▶ _SUPPLIED DATA_
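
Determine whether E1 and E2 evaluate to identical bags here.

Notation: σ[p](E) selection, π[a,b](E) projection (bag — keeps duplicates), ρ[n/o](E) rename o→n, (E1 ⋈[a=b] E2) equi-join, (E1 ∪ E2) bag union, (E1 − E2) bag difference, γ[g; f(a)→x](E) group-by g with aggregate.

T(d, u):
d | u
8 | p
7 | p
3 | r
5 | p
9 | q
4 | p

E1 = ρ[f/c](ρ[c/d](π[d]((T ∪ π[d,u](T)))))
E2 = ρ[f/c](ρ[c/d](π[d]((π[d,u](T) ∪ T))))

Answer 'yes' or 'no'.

E1 stepwise |·|:
  T → 6
  T → 6
  π[d,u](T) → 6
  (T ∪ π[d,u](T)) → 12
  π[d]((T ∪ π[d,u](T))) → 12
  ρ[c/d](π[d]((T ∪ π[d,u](T)))) → 12
  ρ[f/c](ρ[c/d](π[d]((T ∪ π[d,u](T))))) → 12
E2 stepwise |·|:
  T → 6
  π[d,u](T) → 6
  T → 6
  (π[d,u](T) ∪ T) → 12
  π[d]((π[d,u](T) ∪ T)) → 12
  ρ[c/d](π[d]((π[d,u](T) ∪ T))) → 12
  ρ[f/c](ρ[c/d](π[d]((π[d,u](T) ∪ T)))) → 12

E1 and E2 produce the same multiset:
f
3
3
4
4
5
5
7
7
8
8
9
9

yes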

▶ _YOUR TASK_
For this exercise, restate each of the entries without any deviation.

▶ _THE ANSWER_
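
Determine whether E1 and E2 evaluate to identical bags here.

Notation: σ[p](E) selection, π[a,b](E) projection (bag — keeps duplicates), ρ[n/o](E) rename o→n, (E1 ⋈[a=b] E2) equi-join, (E1 ∪ E2) bag union, (E1 − E2) bag difference, γ[g; f(a)→x](E) group-by g with aggregate.

T(d, u):
d | u
8 | p
7 | p
3 | r
5 | p
9 | q
4 | p

E1 = ρ[f/c](ρ[c/d](π[d]((T ∪ π[d,u](T)))))
E2 = ρ[f/c](ρ[c/d](π[d]((π[d,u](T) ∪ T))))

Answer 'yes' or 'no'.

E1 stepwise |·|:
  T → 6
  T → 6
  π[d,u](T) → 6
  (T ∪ π[d,u](T)) → 12
  π[d]((T ∪ π[d,u](T))) → 12
  ρ[c/d](π[d]((T ∪ π[d,u](T)))) → 12
  ρ[f/c](ρ[c/d](π[d]((T ∪ π[d,u](T))))) → 12
E2 stepwise |·|:
  T → 6
  π[d,u](T) → 6
  T → 6
  (π[d,u](T) ∪ T) → 12
  π[d]((π[d,u](T) ∪ T)) → 12
  ρ[c/d](π[d]((π[d,u](T) ∪ T))) → 12
  ρ[f/c](ρ[c/d](π[d]((π[d,u](T) ∪ T)))) → 12

E1 and E2 produce the same multiset:
f
3
3
4
4
5
5
7
7
8
8
9
9

yes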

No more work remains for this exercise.